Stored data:

═══

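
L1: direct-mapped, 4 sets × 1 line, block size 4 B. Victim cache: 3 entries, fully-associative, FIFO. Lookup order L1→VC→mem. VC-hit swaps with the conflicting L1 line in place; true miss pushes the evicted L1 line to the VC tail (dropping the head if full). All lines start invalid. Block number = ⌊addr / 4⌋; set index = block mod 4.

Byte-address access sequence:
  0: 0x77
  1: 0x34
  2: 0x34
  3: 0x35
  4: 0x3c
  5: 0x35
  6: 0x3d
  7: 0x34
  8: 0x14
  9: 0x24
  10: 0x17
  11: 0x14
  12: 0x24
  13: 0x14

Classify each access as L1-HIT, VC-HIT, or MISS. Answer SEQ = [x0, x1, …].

SEQ = [MISS, MISS, L1-HIT, L1-HIT, MISS, L1-HIT, L1-HIT, L1-HIT, MISS, MISS, VC-HIT, L1-HIT, VC-HIT, VC-HIT]

#0 0x77→b29/s1 MISS; vc=[]
#1 0x34→b13/s1 MISS; vc=[29]
#2 0x34→b13/s1 L1-HIT; vc=[29]
#3 0x35→b13/s1 L1-HIT; vc=[29]
#4 0x3c→b15/s3 MISS; vc=[29]
#5 0x35→b13/s1 L1-HIT; vc=[29]
#6 0x3d→b15/s3 L1-HIT; vc=[29]
#7 0x34→b13/s1 L1-HIT; vc=[29]
#8 0x14→b5/s1 MISS; vc=[29,13]
#9 0x24→b9/s1 MISS; vc=[29,13,5]
#10 0x17→b5/s1 VC-HIT; vc=[29,13,9]
#11 0x14→b5/s1 L1-HIT; vc=[29,13,9]
#12 0x24→b9/s1 VC-HIT; vc=[29,13,5]
#13 0x14→b5/s1 VC-HIT; vc=[29,13,9]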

═══

__Task brief__: Output the records once more, exactly as they stand.

__Answer space__:
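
L1: direct-mapped, 4 sets × 1 line, block size 4 B. Victim cache: 3 entries, fully-associative, FIFO. Lookup order L1→VC→mem. VC-hit swaps with the conflicting L1 line in place; true miss pushes the evicted L1 line to the VC tail (dropping the head if full). All lines start invalid. Block number = ⌊addr / 4⌋; set index = block mod 4.

Byte-address access sequence:
  0: 0x77
  1: 0x34
  2: 0x34
  3: 0x35
  4: 0x3c
  5: 0x35
  6: 0x3d
  7: 0x34
  8: 0x14
  9: 0x24
  10: 0x17
  11: 0x14
  12: 0x24
  13: 0x14

Classify each access as L1-HIT, VC-HIT, or MISS. Answer SEQ = [x0, x1, …].

SEQ = [MISS, MISS, L1-HIT, L1-HIT, MISS, L1-HIT, L1-HIT, L1-HIT, MISS, MISS, VC-HIT, L1-HIT, VC-HIT, VC-HIT]

#0 0x77→b29/s1 MISS; vc=[]
#1 0x34→b13/s1 MISS; vc=[29]
#2 0x34→b13/s1 L1-HIT; vc=[29]
#3 0x35→b13/s1 L1-HIT; vc=[29]
#4 0x3c→b15/s3 MISS; vc=[29]
#5 0x35→b13/s1 L1-HIT; vc=[29]
#6 0x3d→b15/s3 L1-HIT; vc=[29]
#7 0x34→b13/s1 L1-HIT; vc=[29]
#8 0x14→b5/s1 MISS; vc=[29,13]
#9 0x24→b9/s1 MISS; vc=[29,13,5]
#10 0x17→b5/s1 VC-HIT; vc=[29,13,9]
#11 0x14→b5/s1 L1-HIT; vc=[29,13,9]
#12 0x24→b9/s1 VC-HIT; vc=[29,13,5]
#13 0x14→b5/s1 VC-HIT; vc=[29,13,9]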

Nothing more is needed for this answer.